╭─ THE DATA

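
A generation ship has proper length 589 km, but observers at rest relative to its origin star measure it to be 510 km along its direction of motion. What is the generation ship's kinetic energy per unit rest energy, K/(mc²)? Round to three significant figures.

γ = L₀/L = 589/510 = 1.1549.
K/(mc²) = γ − 1 = 1.1549 − 1 = 0.155.

0.155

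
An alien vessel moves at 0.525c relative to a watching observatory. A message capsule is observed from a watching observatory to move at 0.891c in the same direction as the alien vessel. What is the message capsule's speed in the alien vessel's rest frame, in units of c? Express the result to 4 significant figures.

0.6877c

Transform to the alien vessel's frame: u' = (u − v)/(1 − uv/c²).
u' = (0.891 − 0.525)/(1 − 0.891×0.525) = 0.366/0.532225 = 0.68768.
Speed in the alien vessel's frame: 0.6877c (in the same direction).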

╰─

_TASK TO COMPLETE_
What is needed is a word-for-word restatement of every line from the one with "An alien vessel" to the end of the entries above.

_REPLY TO THE EXERCISE_
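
An alien vessel moves at 0.525c relative to a watching observatory. A message capsule is observed from a watching observatory to move at 0.891c in the same direction as the alien vessel. What is the message capsule's speed in the alien vessel's rest frame, in units of c? Express the result to 4 significant figures.

0.6877c

Transform to the alien vessel's frame: u' = (u − v)/(1 − uv/c²).
u' = (0.891 − 0.525)/(1 − 0.891×0.525) = 0.366/0.532225 = 0.68768.
Speed in the alien vessel's frame: 0.6877c (in the same direction).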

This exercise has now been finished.